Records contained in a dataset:
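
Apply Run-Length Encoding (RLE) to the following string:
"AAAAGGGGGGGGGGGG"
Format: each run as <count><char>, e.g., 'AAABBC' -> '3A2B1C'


Scanning runs left to right:
  i=0: run of 'A' x 4 -> '4A'
  i=4: run of 'G' x 12 -> '12G'

RLE = 4A12G


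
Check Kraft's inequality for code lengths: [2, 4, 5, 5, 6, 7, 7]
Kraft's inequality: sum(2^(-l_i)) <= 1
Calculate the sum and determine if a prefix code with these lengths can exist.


Sum = 2^(-2) + 2^(-4) + 2^(-5) + 2^(-5) + 2^(-6) + 2^(-7) + 2^(-7)
    = 0.25 + 0.0625 + 0.03125 + 0.03125 + 0.015625 + 0.0078125 + 0.0078125
    = 52/128 = 0.40625
Since 0.40625 <= 1, Kraft's inequality IS satisfied.
A prefix code with these lengths CAN exist.

Kraft sum = 0.40625. Satisfied.


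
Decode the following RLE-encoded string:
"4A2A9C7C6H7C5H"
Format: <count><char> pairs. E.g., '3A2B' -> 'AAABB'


Expanding each <count><char> pair:
  4A -> 'AAAA'
  2A -> 'AA'
  9C -> 'CCCCCCCCC'
  7C -> 'CCCCCCC'
  6H -> 'HHHHHH'
  7C -> 'CCCCCCC'
  5H -> 'HHHHH'

Decoded = AAAAAACCCCCCCCCCCCCCCCHHHHHHCCCCCCCHHHHH


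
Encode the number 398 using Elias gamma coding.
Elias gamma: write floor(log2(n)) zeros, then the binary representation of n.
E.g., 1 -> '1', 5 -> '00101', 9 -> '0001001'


num_bits = floor(log2(398)) + 1 = 9
leading_zeros = num_bits - 1 = 8
binary(398) = 110001110

Elias gamma(398) = '00000000' + '110001110' = 00000000110001110 (17 bits)


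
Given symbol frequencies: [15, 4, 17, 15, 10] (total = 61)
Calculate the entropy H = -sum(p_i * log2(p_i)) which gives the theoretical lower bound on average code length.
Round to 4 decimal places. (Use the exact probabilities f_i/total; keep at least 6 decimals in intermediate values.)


Per-symbol terms -p_i * log2(p_i) with p_i = f_i/61:
  p = 15/61 = 0.245902: log2(p) = -2.023847, -p*log2(p) = 0.497667
  p = 4/61 = 0.065574: log2(p) = -3.930737, -p*log2(p) = 0.257753
  p = 17/61 = 0.278689: log2(p) = -1.843274, -p*log2(p) = 0.513699
  p = 15/61 = 0.245902: log2(p) = -2.023847, -p*log2(p) = 0.497667
  p = 10/61 = 0.163934: log2(p) = -2.608809, -p*log2(p) = 0.427674
H = 0.497667 + 0.257753 + 0.513699 + 0.497667 + 0.427674 = 2.194460

H = 2.1945 bits/symbol


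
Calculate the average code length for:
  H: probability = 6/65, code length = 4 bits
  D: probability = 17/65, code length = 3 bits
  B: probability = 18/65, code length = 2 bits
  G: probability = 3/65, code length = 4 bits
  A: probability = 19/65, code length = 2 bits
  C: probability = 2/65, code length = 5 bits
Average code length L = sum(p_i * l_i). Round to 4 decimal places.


Weighted contributions p_i * l_i:
  H: (6/65) * 4 = 24/65
  D: (17/65) * 3 = 51/65
  B: (18/65) * 2 = 36/65
  G: (3/65) * 4 = 12/65
  A: (19/65) * 2 = 38/65
  C: (2/65) * 5 = 10/65
Sum = (24 + 51 + 36 + 12 + 38 + 10)/65 = 171/65

L = 171/65 = 2.6308 bits/symbol


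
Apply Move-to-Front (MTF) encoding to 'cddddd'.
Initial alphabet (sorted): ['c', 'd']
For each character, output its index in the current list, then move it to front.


MTF encoding:
'c': index 0 in ['c', 'd'] -> ['c', 'd']
'd': index 1 in ['c', 'd'] -> ['d', 'c']
'd': index 0 in ['d', 'c'] -> ['d', 'c']
'd': index 0 in ['d', 'c'] -> ['d', 'c']
'd': index 0 in ['d', 'c'] -> ['d', 'c']
'd': index 0 in ['d', 'c'] -> ['d', 'c']


Output: [0, 1, 0, 0, 0, 0]


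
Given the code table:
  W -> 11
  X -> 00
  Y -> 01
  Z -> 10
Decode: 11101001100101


Decoding:
11 -> W
10 -> Z
10 -> Z
01 -> Y
10 -> Z
01 -> Y
01 -> Y


Result: WZZYZYY


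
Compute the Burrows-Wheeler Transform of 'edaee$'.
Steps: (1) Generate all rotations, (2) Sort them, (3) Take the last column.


Rotations (sorted):
  0: $edaee -> last char: e
  1: aee$ed -> last char: d
  2: daee$e -> last char: e
  3: e$edae -> last char: e
  4: edaee$ -> last char: $
  5: ee$eda -> last char: a


BWT = edee$a


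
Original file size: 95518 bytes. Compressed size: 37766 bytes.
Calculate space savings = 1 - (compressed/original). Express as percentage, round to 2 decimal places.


ratio = compressed/original = 37766/95518 = 0.395381
savings = 1 - ratio = 1 - 0.395381 = 0.604619
as a percentage: 0.604619 * 100 = 60.46%

Space savings = 1 - 37766/95518 = 60.46%


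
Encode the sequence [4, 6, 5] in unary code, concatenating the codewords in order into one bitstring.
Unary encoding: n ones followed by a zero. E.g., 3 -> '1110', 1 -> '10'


Encode each number as n ones followed by a terminating 0:
  4 -> 11110 (5 bits)
  6 -> 1111110 (7 bits)
  5 -> 111110 (6 bits)
Total length = 5 + 7 + 6 = 18 bits.

Unary([4, 6, 5]) = 111101111110111110 (18 bits)


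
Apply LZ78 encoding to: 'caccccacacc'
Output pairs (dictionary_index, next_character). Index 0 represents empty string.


LZ78 encoding steps:
Dictionary: {0: ''}
Step 1: w='' (idx 0), next='c' -> output (0, 'c'), add 'c' as idx 1
Step 2: w='' (idx 0), next='a' -> output (0, 'a'), add 'a' as idx 2
Step 3: w='c' (idx 1), next='c' -> output (1, 'c'), add 'cc' as idx 3
Step 4: w='cc' (idx 3), next='a' -> output (3, 'a'), add 'cca' as idx 4
Step 5: w='c' (idx 1), next='a' -> output (1, 'a'), add 'ca' as idx 5
Step 6: w='cc' (idx 3), end of input -> output (3, '')


Encoded: [(0, 'c'), (0, 'a'), (1, 'c'), (3, 'a'), (1, 'a'), (3, '')]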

Instructions to follow. Reproduce the lines of the entries above from the one with "Calculate the average" to the one with "C: probability = 2/65, code length = 5 bits", both included, exactly and without any other line.

Answer box.
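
Calculate the average code length for:
  H: probability = 6/65, code length = 4 bits
  D: probability = 17/65, code length = 3 bits
  B: probability = 18/65, code length = 2 bits
  G: probability = 3/65, code length = 4 bits
  A: probability = 19/65, code length = 2 bits
  C: probability = 2/65, code length = 5 bits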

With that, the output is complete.